▸ **Task**: So that nothing is lost, restate each entry exactly as supplied.

══ Records supplied ══

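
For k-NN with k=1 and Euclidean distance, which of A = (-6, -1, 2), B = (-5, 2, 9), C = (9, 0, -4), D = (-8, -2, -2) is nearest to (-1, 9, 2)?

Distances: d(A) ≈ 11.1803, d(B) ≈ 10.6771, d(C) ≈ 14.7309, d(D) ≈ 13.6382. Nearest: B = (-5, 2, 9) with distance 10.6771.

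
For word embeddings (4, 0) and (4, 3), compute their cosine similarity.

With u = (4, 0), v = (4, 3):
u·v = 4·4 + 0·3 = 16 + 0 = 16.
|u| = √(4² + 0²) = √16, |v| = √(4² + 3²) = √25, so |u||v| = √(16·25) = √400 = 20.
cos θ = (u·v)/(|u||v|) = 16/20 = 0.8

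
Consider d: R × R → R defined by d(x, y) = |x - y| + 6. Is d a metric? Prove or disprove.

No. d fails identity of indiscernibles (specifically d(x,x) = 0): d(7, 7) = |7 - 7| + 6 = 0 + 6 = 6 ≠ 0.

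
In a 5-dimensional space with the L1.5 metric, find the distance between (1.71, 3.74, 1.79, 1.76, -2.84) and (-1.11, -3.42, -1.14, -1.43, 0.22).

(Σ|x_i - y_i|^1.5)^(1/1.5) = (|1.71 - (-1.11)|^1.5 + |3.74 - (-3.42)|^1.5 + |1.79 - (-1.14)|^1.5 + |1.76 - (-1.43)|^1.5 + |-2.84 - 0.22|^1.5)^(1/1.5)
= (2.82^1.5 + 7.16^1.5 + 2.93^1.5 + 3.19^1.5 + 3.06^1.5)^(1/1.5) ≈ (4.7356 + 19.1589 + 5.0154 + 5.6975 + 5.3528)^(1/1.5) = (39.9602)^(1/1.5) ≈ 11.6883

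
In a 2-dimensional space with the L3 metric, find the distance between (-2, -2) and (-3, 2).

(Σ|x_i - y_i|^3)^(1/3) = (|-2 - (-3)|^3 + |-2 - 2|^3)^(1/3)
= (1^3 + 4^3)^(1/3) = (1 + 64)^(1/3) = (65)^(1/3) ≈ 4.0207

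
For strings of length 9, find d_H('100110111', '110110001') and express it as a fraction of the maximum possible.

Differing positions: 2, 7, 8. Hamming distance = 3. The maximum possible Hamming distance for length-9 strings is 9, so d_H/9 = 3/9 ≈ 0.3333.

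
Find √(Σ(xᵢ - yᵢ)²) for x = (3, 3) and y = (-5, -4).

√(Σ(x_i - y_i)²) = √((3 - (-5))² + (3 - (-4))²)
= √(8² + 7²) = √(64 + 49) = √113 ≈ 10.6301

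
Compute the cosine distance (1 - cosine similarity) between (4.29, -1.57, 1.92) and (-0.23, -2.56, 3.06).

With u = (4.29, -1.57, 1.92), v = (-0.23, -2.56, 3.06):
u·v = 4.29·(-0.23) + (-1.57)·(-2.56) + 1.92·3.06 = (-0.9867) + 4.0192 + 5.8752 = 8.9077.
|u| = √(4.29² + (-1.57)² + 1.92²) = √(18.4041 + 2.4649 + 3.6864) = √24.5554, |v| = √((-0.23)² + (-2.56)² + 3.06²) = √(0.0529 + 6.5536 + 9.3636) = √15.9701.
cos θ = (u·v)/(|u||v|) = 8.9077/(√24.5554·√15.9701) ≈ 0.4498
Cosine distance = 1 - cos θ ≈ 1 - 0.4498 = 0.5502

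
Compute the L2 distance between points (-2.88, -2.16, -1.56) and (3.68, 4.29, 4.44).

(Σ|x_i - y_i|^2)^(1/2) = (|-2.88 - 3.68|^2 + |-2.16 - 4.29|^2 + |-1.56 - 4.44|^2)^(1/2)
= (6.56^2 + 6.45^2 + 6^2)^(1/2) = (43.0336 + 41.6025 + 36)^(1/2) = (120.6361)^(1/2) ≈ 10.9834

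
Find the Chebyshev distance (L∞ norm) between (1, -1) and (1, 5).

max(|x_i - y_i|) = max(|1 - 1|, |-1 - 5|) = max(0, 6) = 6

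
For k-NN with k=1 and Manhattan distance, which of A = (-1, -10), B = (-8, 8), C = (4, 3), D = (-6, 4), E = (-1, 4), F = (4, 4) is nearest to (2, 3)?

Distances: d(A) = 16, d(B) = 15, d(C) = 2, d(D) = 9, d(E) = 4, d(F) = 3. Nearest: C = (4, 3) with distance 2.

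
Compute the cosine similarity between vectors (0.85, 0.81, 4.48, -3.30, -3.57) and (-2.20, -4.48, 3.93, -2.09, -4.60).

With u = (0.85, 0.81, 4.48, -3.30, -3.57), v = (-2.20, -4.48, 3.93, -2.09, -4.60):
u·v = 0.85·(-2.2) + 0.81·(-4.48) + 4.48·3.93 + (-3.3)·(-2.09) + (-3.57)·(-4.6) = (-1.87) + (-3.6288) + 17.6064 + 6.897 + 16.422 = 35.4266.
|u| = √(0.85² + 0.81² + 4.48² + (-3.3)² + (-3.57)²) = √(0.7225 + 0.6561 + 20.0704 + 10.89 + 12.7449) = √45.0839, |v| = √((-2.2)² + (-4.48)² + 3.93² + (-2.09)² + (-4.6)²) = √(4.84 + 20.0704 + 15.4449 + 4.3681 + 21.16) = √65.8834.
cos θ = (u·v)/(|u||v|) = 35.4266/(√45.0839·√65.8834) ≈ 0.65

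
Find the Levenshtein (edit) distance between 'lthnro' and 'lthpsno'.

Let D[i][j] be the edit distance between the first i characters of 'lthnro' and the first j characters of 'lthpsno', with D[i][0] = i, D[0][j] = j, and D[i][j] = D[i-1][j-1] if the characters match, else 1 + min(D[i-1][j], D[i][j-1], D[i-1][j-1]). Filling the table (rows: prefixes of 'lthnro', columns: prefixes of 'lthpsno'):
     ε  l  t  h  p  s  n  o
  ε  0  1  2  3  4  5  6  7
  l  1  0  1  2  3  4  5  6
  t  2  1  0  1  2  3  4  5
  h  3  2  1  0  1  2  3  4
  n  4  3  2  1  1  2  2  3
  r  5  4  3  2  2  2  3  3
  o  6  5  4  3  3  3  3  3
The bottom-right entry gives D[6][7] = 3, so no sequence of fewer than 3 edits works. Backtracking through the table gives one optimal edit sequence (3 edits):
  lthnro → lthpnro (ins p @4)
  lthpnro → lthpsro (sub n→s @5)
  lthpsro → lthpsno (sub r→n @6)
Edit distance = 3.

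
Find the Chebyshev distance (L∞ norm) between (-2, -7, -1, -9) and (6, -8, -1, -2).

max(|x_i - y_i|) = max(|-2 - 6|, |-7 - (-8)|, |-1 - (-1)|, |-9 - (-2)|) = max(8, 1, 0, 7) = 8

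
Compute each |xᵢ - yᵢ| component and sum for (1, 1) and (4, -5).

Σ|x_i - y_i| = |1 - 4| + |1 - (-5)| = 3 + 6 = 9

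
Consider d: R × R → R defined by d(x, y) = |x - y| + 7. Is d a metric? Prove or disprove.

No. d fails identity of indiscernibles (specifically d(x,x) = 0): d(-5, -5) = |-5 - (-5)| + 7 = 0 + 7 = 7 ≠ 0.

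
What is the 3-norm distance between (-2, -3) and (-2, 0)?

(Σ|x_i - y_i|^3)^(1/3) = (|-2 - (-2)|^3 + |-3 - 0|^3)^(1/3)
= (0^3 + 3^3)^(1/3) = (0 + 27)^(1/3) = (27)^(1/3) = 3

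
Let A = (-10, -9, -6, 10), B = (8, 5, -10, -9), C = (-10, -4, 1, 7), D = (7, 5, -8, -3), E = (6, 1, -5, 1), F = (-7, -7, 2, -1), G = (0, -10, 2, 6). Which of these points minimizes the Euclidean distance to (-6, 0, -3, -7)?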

═══

▸ **Exercise output**:
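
For k-NN with k=1 and Euclidean distance, which of A = (-6, -1, 2), B = (-5, 2, 9), C = (9, 0, -4), D = (-8, -2, -2) is nearest to (-1, 9, 2)?

Distances: d(A) ≈ 11.1803, d(B) ≈ 10.6771, d(C) ≈ 14.7309, d(D) ≈ 13.6382. Nearest: B = (-5, 2, 9) with distance 10.6771.

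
For word embeddings (4, 0) and (4, 3), compute their cosine similarity.

With u = (4, 0), v = (4, 3):
u·v = 4·4 + 0·3 = 16 + 0 = 16.
|u| = √(4² + 0²) = √16, |v| = √(4² + 3²) = √25, so |u||v| = √(16·25) = √400 = 20.
cos θ = (u·v)/(|u||v|) = 16/20 = 0.8

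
Consider d: R × R → R defined by d(x, y) = |x - y| + 6. Is d a metric? Prove or disprove.

No. d fails identity of indiscernibles (specifically d(x,x) = 0): d(7, 7) = |7 - 7| + 6 = 0 + 6 = 6 ≠ 0.

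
In a 5-dimensional space with the L1.5 metric, find the distance between (1.71, 3.74, 1.79, 1.76, -2.84) and (-1.11, -3.42, -1.14, -1.43, 0.22).

(Σ|x_i - y_i|^1.5)^(1/1.5) = (|1.71 - (-1.11)|^1.5 + |3.74 - (-3.42)|^1.5 + |1.79 - (-1.14)|^1.5 + |1.76 - (-1.43)|^1.5 + |-2.84 - 0.22|^1.5)^(1/1.5)
= (2.82^1.5 + 7.16^1.5 + 2.93^1.5 + 3.19^1.5 + 3.06^1.5)^(1/1.5) ≈ (4.7356 + 19.1589 + 5.0154 + 5.6975 + 5.3528)^(1/1.5) = (39.9602)^(1/1.5) ≈ 11.6883

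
In a 2-dimensional space with the L3 metric, find the distance between (-2, -2) and (-3, 2).

(Σ|x_i - y_i|^3)^(1/3) = (|-2 - (-3)|^3 + |-2 - 2|^3)^(1/3)
= (1^3 + 4^3)^(1/3) = (1 + 64)^(1/3) = (65)^(1/3) ≈ 4.0207

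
For strings of length 9, find d_H('100110111', '110110001') and express it as a fraction of the maximum possible.

Differing positions: 2, 7, 8. Hamming distance = 3. The maximum possible Hamming distance for length-9 strings is 9, so d_H/9 = 3/9 ≈ 0.3333.

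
Find √(Σ(xᵢ - yᵢ)²) for x = (3, 3) and y = (-5, -4).

√(Σ(x_i - y_i)²) = √((3 - (-5))² + (3 - (-4))²)
= √(8² + 7²) = √(64 + 49) = √113 ≈ 10.6301

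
Compute the cosine distance (1 - cosine similarity) between (4.29, -1.57, 1.92) and (-0.23, -2.56, 3.06).

With u = (4.29, -1.57, 1.92), v = (-0.23, -2.56, 3.06):
u·v = 4.29·(-0.23) + (-1.57)·(-2.56) + 1.92·3.06 = (-0.9867) + 4.0192 + 5.8752 = 8.9077.
|u| = √(4.29² + (-1.57)² + 1.92²) = √(18.4041 + 2.4649 + 3.6864) = √24.5554, |v| = √((-0.23)² + (-2.56)² + 3.06²) = √(0.0529 + 6.5536 + 9.3636) = √15.9701.
cos θ = (u·v)/(|u||v|) = 8.9077/(√24.5554·√15.9701) ≈ 0.4498
Cosine distance = 1 - cos θ ≈ 1 - 0.4498 = 0.5502

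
Compute the L2 distance between points (-2.88, -2.16, -1.56) and (3.68, 4.29, 4.44).

(Σ|x_i - y_i|^2)^(1/2) = (|-2.88 - 3.68|^2 + |-2.16 - 4.29|^2 + |-1.56 - 4.44|^2)^(1/2)
= (6.56^2 + 6.45^2 + 6^2)^(1/2) = (43.0336 + 41.6025 + 36)^(1/2) = (120.6361)^(1/2) ≈ 10.9834

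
Find the Chebyshev distance (L∞ norm) between (1, -1) and (1, 5).

max(|x_i - y_i|) = max(|1 - 1|, |-1 - 5|) = max(0, 6) = 6

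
For k-NN with k=1 and Manhattan distance, which of A = (-1, -10), B = (-8, 8), C = (4, 3), D = (-6, 4), E = (-1, 4), F = (4, 4) is nearest to (2, 3)?

Distances: d(A) = 16, d(B) = 15, d(C) = 2, d(D) = 9, d(E) = 4, d(F) = 3. Nearest: C = (4, 3) with distance 2.

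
Compute the cosine similarity between vectors (0.85, 0.81, 4.48, -3.30, -3.57) and (-2.20, -4.48, 3.93, -2.09, -4.60).

With u = (0.85, 0.81, 4.48, -3.30, -3.57), v = (-2.20, -4.48, 3.93, -2.09, -4.60):
u·v = 0.85·(-2.2) + 0.81·(-4.48) + 4.48·3.93 + (-3.3)·(-2.09) + (-3.57)·(-4.6) = (-1.87) + (-3.6288) + 17.6064 + 6.897 + 16.422 = 35.4266.
|u| = √(0.85² + 0.81² + 4.48² + (-3.3)² + (-3.57)²) = √(0.7225 + 0.6561 + 20.0704 + 10.89 + 12.7449) = √45.0839, |v| = √((-2.2)² + (-4.48)² + 3.93² + (-2.09)² + (-4.6)²) = √(4.84 + 20.0704 + 15.4449 + 4.3681 + 21.16) = √65.8834.
cos θ = (u·v)/(|u||v|) = 35.4266/(√45.0839·√65.8834) ≈ 0.65

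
Find the Levenshtein (edit) distance between 'lthnro' and 'lthpsno'.

Let D[i][j] be the edit distance between the first i characters of 'lthnro' and the first j characters of 'lthpsno', with D[i][0] = i, D[0][j] = j, and D[i][j] = D[i-1][j-1] if the characters match, else 1 + min(D[i-1][j], D[i][j-1], D[i-1][j-1]). Filling the table (rows: prefixes of 'lthnro', columns: prefixes of 'lthpsno'):
     ε  l  t  h  p  s  n  o
  ε  0  1  2  3  4  5  6  7
  l  1  0  1  2  3  4  5  6
  t  2  1  0  1  2  3  4  5
  h  3  2  1  0  1  2  3  4
  n  4  3  2  1  1  2  2  3
  r  5  4  3  2  2  2  3  3
  o  6  5  4  3  3  3  3  3
The bottom-right entry gives D[6][7] = 3, so no sequence of fewer than 3 edits works. Backtracking through the table gives one optimal edit sequence (3 edits):
  lthnro → lthpnro (ins p @4)
  lthpnro → lthpsro (sub n→s @5)
  lthpsro → lthpsno (sub r→n @6)
Edit distance = 3.

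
Find the Chebyshev distance (L∞ norm) between (-2, -7, -1, -9) and (6, -8, -1, -2).

max(|x_i - y_i|) = max(|-2 - 6|, |-7 - (-8)|, |-1 - (-1)|, |-9 - (-2)|) = max(8, 1, 0, 7) = 8

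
Compute each |xᵢ - yᵢ| component and sum for (1, 1) and (4, -5).

Σ|x_i - y_i| = |1 - 4| + |1 - (-5)| = 3 + 6 = 9

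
Consider d: R × R → R defined by d(x, y) = |x - y| + 7. Is d a metric? Prove or disprove.

No. d fails identity of indiscernibles (specifically d(x,x) = 0): d(-5, -5) = |-5 - (-5)| + 7 = 0 + 7 = 7 ≠ 0.

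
What is the 3-norm distance between (-2, -3) and (-2, 0)?

(Σ|x_i - y_i|^3)^(1/3) = (|-2 - (-2)|^3 + |-3 - 0|^3)^(1/3)
= (0^3 + 3^3)^(1/3) = (0 + 27)^(1/3) = (27)^(1/3) = 3

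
Let A = (-10, -9, -6, 10), B = (8, 5, -10, -9), C = (-10, -4, 1, 7), D = (7, 5, -8, -3), E = (6, 1, -5, 1), F = (-7, -7, 2, -1), G = (0, -10, 2, 6). Which of these points minimizes the Euclidean distance to (-6, 0, -3, -7)?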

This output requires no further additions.